**WHAT THE TASK ASKS**: Write out, unaltered, each line from the top of the records below down to the line where "List the byte" appears, that line included.

Saved data entries:

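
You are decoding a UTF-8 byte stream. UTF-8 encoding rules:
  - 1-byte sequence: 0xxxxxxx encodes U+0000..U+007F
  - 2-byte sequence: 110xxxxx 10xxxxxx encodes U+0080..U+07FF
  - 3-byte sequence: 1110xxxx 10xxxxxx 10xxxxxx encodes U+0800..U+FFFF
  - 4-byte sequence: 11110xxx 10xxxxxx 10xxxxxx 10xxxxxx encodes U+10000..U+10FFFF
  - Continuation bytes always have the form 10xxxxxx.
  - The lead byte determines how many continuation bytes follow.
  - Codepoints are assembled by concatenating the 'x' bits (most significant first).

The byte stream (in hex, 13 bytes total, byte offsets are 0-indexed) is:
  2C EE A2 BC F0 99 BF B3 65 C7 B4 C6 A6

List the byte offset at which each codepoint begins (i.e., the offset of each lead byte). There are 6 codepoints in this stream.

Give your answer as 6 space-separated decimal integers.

Byte[0]=2C: 1-byte ASCII. cp=U+002C
Byte[1]=EE: 3-byte lead, need 2 cont bytes. acc=0xE
Byte[2]=A2: continuation. acc=(acc<<6)|0x22=0x3A2
Byte[3]=BC: continuation. acc=(acc<<6)|0x3C=0xE8BC
Completed: cp=U+E8BC (starts at byte 1)
Byte[4]=F0: 4-byte lead, need 3 cont bytes. acc=0x0
Byte[5]=99: continuation. acc=(acc<<6)|0x19=0x19
Byte[6]=BF: continuation. acc=(acc<<6)|0x3F=0x67F
Byte[7]=B3: continuation. acc=(acc<<6)|0x33=0x19FF3
Completed: cp=U+19FF3 (starts at byte 4)
Byte[8]=65: 1-byte ASCII. cp=U+0065
Byte[9]=C7: 2-byte lead, need 1 cont bytes. acc=0x7
Byte[10]=B4: continuation. acc=(acc<<6)|0x34=0x1F4
Completed: cp=U+01F4 (starts at byte 9)
Byte[11]=C6: 2-byte lead, need 1 cont bytes. acc=0x6
Byte[12]=A6: continuation. acc=(acc<<6)|0x26=0x1A6
Completed: cp=U+01A6 (starts at byte 11)

Answer: 0 1 4 8 9 11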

**OUTPUT OF THE EXERCISE**:
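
You are decoding a UTF-8 byte stream. UTF-8 encoding rules:
  - 1-byte sequence: 0xxxxxxx encodes U+0000..U+007F
  - 2-byte sequence: 110xxxxx 10xxxxxx encodes U+0080..U+07FF
  - 3-byte sequence: 1110xxxx 10xxxxxx 10xxxxxx encodes U+0800..U+FFFF
  - 4-byte sequence: 11110xxx 10xxxxxx 10xxxxxx 10xxxxxx encodes U+10000..U+10FFFF
  - Continuation bytes always have the form 10xxxxxx.
  - The lead byte determines how many continuation bytes follow.
  - Codepoints are assembled by concatenating the 'x' bits (most significant first).

The byte stream (in hex, 13 bytes total, byte offsets are 0-indexed) is:
  2C EE A2 BC F0 99 BF B3 65 C7 B4 C6 A6

List the byte offset at which each codepoint begins (i.e., the offset of each lead byte). There are 6 codepoints in this stream.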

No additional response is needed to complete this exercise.